WORK TO BE COMPLETED: The entries below contain a stretch that opens with the line containing "(new minus old)?" and closes with the line containing "Ranking B: 17 12 24 7 11 6 15"; set down that stretch exactly, both ends included, and nothing else.

TASK INPUTS:

• • • •

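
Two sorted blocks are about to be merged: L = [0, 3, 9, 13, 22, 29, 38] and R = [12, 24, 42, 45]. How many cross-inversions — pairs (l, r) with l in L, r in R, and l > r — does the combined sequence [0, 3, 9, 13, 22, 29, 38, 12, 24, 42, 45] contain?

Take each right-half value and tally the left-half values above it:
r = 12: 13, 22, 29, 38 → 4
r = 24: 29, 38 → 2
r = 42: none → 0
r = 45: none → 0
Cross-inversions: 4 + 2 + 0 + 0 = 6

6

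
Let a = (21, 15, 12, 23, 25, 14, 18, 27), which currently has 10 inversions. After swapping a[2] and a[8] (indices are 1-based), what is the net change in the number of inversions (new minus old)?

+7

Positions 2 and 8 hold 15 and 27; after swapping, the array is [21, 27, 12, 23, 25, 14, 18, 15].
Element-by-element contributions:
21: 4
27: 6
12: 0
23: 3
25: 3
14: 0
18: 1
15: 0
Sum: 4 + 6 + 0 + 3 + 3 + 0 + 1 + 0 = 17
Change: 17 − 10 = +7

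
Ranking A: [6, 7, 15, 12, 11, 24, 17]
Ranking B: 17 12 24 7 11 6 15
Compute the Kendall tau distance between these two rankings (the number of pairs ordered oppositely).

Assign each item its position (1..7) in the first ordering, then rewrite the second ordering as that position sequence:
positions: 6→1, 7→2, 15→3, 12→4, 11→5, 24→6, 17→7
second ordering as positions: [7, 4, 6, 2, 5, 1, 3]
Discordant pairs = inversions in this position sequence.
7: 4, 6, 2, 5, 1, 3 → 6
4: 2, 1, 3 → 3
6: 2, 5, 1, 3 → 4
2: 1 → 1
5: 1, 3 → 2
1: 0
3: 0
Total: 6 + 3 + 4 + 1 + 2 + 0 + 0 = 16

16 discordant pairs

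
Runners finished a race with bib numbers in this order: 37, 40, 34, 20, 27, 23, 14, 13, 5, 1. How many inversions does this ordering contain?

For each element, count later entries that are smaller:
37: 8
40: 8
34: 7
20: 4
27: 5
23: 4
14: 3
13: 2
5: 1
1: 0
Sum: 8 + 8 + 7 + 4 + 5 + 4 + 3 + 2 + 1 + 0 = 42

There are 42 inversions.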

• • • •

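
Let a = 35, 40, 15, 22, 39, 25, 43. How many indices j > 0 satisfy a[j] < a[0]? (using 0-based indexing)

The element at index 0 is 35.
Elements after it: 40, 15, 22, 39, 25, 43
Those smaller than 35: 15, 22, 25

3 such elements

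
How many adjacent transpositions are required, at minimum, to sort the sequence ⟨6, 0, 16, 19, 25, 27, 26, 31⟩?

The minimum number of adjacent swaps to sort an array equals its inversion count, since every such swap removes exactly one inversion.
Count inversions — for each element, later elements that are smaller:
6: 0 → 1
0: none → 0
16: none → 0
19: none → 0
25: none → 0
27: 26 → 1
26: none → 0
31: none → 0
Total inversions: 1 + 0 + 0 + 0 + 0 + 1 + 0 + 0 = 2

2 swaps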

• • • •

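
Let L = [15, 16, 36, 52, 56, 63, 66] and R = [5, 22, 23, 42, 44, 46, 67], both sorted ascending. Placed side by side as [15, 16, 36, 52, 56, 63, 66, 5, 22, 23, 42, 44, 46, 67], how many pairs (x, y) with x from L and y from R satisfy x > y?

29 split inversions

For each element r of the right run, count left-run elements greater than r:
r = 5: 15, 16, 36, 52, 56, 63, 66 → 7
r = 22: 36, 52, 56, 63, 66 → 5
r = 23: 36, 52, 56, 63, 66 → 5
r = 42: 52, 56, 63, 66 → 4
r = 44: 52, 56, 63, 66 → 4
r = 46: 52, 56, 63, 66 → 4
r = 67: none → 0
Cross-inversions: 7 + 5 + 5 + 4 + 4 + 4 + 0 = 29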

• • • •

EXERCISE OUTPUT:
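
Let a = (21, 15, 12, 23, 25, 14, 18, 27), which currently has 10 inversions. After swapping a[2] and a[8] (indices are 1-based), what is the net change in the number of inversions (new minus old)?

+7

Positions 2 and 8 hold 15 and 27; after swapping, the array is [21, 27, 12, 23, 25, 14, 18, 15].
Element-by-element contributions:
21: 4
27: 6
12: 0
23: 3
25: 3
14: 0
18: 1
15: 0
Sum: 4 + 6 + 0 + 3 + 3 + 0 + 1 + 0 = 17
Change: 17 − 10 = +7

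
Ranking A: [6, 7, 15, 12, 11, 24, 17]
Ranking B: 17 12 24 7 11 6 15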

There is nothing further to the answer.